▶ **About this exercise**: Print the listing below exactly, leaving nothing out.

▶ **Records supplied**:

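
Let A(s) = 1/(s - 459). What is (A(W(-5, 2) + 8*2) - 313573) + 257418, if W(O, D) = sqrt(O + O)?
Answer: -11020924588/196259 - I*sqrt(10)/196259 ≈ -56155.0 - 1.6113e-5*I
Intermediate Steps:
W(O, D) = sqrt(2)*sqrt(O) (W(O, D) = sqrt(2*O) = sqrt(2)*sqrt(O))
A(s) = 1/(-459 + s)
(A(W(-5, 2) + 8*2) - 313573) + 257418 = (1/(-459 + (sqrt(2)*sqrt(-5) + 8*2)) - 313573) + 257418 = (1/(-459 + (sqrt(2)*(I*sqrt(5)) + 16)) - 313573) + 257418 = (1/(-459 + (I*sqrt(10) + 16)) - 313573) + 257418 = (1/(-459 + (16 + I*sqrt(10))) - 313573) + 257418 = (1/(-443 + I*sqrt(10)) - 313573) + 257418 = (-313573 + 1/(-443 + I*sqrt(10))) + 257418 = -56155 + 1/(-443 + I*sqrt(10))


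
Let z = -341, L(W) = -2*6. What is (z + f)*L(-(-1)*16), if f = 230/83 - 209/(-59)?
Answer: 19667520/4897 ≈ 4016.2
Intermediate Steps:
L(W) = -12
f = 30917/4897 (f = 230*(1/83) - 209*(-1/59) = 230/83 + 209/59 = 30917/4897 ≈ 6.3135)
(z + f)*L(-(-1)*16) = (-341 + 30917/4897)*(-12) = -1638960/4897*(-12) = 19667520/4897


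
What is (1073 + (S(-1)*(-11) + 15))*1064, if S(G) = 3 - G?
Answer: 1110816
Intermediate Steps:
(1073 + (S(-1)*(-11) + 15))*1064 = (1073 + ((3 - 1*(-1))*(-11) + 15))*1064 = (1073 + ((3 + 1)*(-11) + 15))*1064 = (1073 + (4*(-11) + 15))*1064 = (1073 + (-44 + 15))*1064 = (1073 - 29)*1064 = 1044*1064 = 1110816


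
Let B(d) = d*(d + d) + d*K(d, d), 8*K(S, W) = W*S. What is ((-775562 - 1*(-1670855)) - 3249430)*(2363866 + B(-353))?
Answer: 54338908245785/8 ≈ 6.7924e+12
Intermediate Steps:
K(S, W) = S*W/8 (K(S, W) = (W*S)/8 = (S*W)/8 = S*W/8)
B(d) = 2*d**2 + d**3/8 (B(d) = d*(d + d) + d*(d*d/8) = d*(2*d) + d*(d**2/8) = 2*d**2 + d**3/8)
((-775562 - 1*(-1670855)) - 3249430)*(2363866 + B(-353)) = ((-775562 - 1*(-1670855)) - 3249430)*(2363866 + (1/8)*(-353)**2*(16 - 353)) = ((-775562 + 1670855) - 3249430)*(2363866 + (1/8)*124609*(-337)) = (895293 - 3249430)*(2363866 - 41993233/8) = -2354137*(-23082305/8) = 54338908245785/8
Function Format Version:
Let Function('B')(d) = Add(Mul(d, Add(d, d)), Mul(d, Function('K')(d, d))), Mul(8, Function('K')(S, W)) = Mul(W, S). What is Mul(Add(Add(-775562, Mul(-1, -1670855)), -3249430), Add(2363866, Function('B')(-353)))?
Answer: Rational(54338908245785, 8) ≈ 6.7924e+12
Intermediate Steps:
Function('K')(S, W) = Mul(Rational(1, 8), S, W) (Function('K')(S, W) = Mul(Rational(1, 8), Mul(W, S)) = Mul(Rational(1, 8), Mul(S, W)) = Mul(Rational(1, 8), S, W))
Function('B')(d) = Add(Mul(2, Pow(d, 2)), Mul(Rational(1, 8), Pow(d, 3))) (Function('B')(d) = Add(Mul(d, Add(d, d)), Mul(d, Mul(Rational(1, 8), d, d))) = Add(Mul(d, Mul(2, d)), Mul(d, Mul(Rational(1, 8), Pow(d, 2)))) = Add(Mul(2, Pow(d, 2)), Mul(Rational(1, 8), Pow(d, 3))))
Mul(Add(Add(-775562, Mul(-1, -1670855)), -3249430), Add(2363866, Function('B')(-353))) = Mul(Add(Add(-775562, Mul(-1, -1670855)), -3249430), Add(2363866, Mul(Rational(1, 8), Pow(-353, 2), Add(16, -353)))) = Mul(Add(Add(-775562, 1670855), -3249430), Add(2363866, Mul(Rational(1, 8), 124609, -337))) = Mul(Add(895293, -3249430), Add(2363866, Rational(-41993233, 8))) = Mul(-2354137, Rational(-23082305, 8)) = Rational(54338908245785, 8)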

▶ **Your response**:
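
Let A(s) = 1/(s - 459). What is (A(W(-5, 2) + 8*2) - 313573) + 257418, if W(O, D) = sqrt(O + O)?
Answer: -11020924588/196259 - I*sqrt(10)/196259 ≈ -56155.0 - 1.6113e-5*I
Intermediate Steps:
W(O, D) = sqrt(2)*sqrt(O) (W(O, D) = sqrt(2*O) = sqrt(2)*sqrt(O))
A(s) = 1/(-459 + s)
(A(W(-5, 2) + 8*2) - 313573) + 257418 = (1/(-459 + (sqrt(2)*sqrt(-5) + 8*2)) - 313573) + 257418 = (1/(-459 + (sqrt(2)*(I*sqrt(5)) + 16)) - 313573) + 257418 = (1/(-459 + (I*sqrt(10) + 16)) - 313573) + 257418 = (1/(-459 + (16 + I*sqrt(10))) - 313573) + 257418 = (1/(-443 + I*sqrt(10)) - 313573) + 257418 = (-313573 + 1/(-443 + I*sqrt(10))) + 257418 = -56155 + 1/(-443 + I*sqrt(10))


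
Let z = -341, L(W) = -2*6. What is (z + f)*L(-(-1)*16), if f = 230/83 - 209/(-59)?
Answer: 19667520/4897 ≈ 4016.2
Intermediate Steps:
L(W) = -12
f = 30917/4897 (f = 230*(1/83) - 209*(-1/59) = 230/83 + 209/59 = 30917/4897 ≈ 6.3135)
(z + f)*L(-(-1)*16) = (-341 + 30917/4897)*(-12) = -1638960/4897*(-12) = 19667520/4897


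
What is (1073 + (S(-1)*(-11) + 15))*1064, if S(G) = 3 - G?
Answer: 1110816
Intermediate Steps:
(1073 + (S(-1)*(-11) + 15))*1064 = (1073 + ((3 - 1*(-1))*(-11) + 15))*1064 = (1073 + ((3 + 1)*(-11) + 15))*1064 = (1073 + (4*(-11) + 15))*1064 = (1073 + (-44 + 15))*1064 = (1073 - 29)*1064 = 1044*1064 = 1110816


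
Let B(d) = d*(d + d) + d*K(d, d), 8*K(S, W) = W*S. What is ((-775562 - 1*(-1670855)) - 3249430)*(2363866 + B(-353))?
Answer: 54338908245785/8 ≈ 6.7924e+12
Intermediate Steps:
K(S, W) = S*W/8 (K(S, W) = (W*S)/8 = (S*W)/8 = S*W/8)
B(d) = 2*d**2 + d**3/8 (B(d) = d*(d + d) + d*(d*d/8) = d*(2*d) + d*(d**2/8) = 2*d**2 + d**3/8)
((-775562 - 1*(-1670855)) - 3249430)*(2363866 + B(-353)) = ((-775562 - 1*(-1670855)) - 3249430)*(2363866 + (1/8)*(-353)**2*(16 - 353)) = ((-775562 + 1670855) - 3249430)*(2363866 + (1/8)*124609*(-337)) = (895293 - 3249430)*(2363866 - 41993233/8) = -2354137*(-23082305/8) = 54338908245785/8
Function Format Version:
Let Function('B')(d) = Add(Mul(d, Add(d, d)), Mul(d, Function('K')(d, d))), Mul(8, Function('K')(S, W)) = Mul(W, S). What is Mul(Add(Add(-775562, Mul(-1, -1670855)), -3249430), Add(2363866, Function('B')(-353)))?
Answer: Rational(54338908245785, 8) ≈ 6.7924e+12
Intermediate Steps:
Function('K')(S, W) = Mul(Rational(1, 8), S, W) (Function('K')(S, W) = Mul(Rational(1, 8), Mul(W, S)) = Mul(Rational(1, 8), Mul(S, W)) = Mul(Rational(1, 8), S, W))
Function('B')(d) = Add(Mul(2, Pow(d, 2)), Mul(Rational(1, 8), Pow(d, 3))) (Function('B')(d) = Add(Mul(d, Add(d, d)), Mul(d, Mul(Rational(1, 8), d, d))) = Add(Mul(d, Mul(2, d)), Mul(d, Mul(Rational(1, 8), Pow(d, 2)))) = Add(Mul(2, Pow(d, 2)), Mul(Rational(1, 8), Pow(d, 3))))
Mul(Add(Add(-775562, Mul(-1, -1670855)), -3249430), Add(2363866, Function('B')(-353))) = Mul(Add(Add(-775562, Mul(-1, -1670855)), -3249430), Add(2363866, Mul(Rational(1, 8), Pow(-353, 2), Add(16, -353)))) = Mul(Add(Add(-775562, 1670855), -3249430), Add(2363866, Mul(Rational(1, 8), 124609, -337))) = Mul(Add(895293, -3249430), Add(2363866, Rational(-41993233, 8))) = Mul(-2354137, Rational(-23082305, 8)) = Rational(54338908245785, 8)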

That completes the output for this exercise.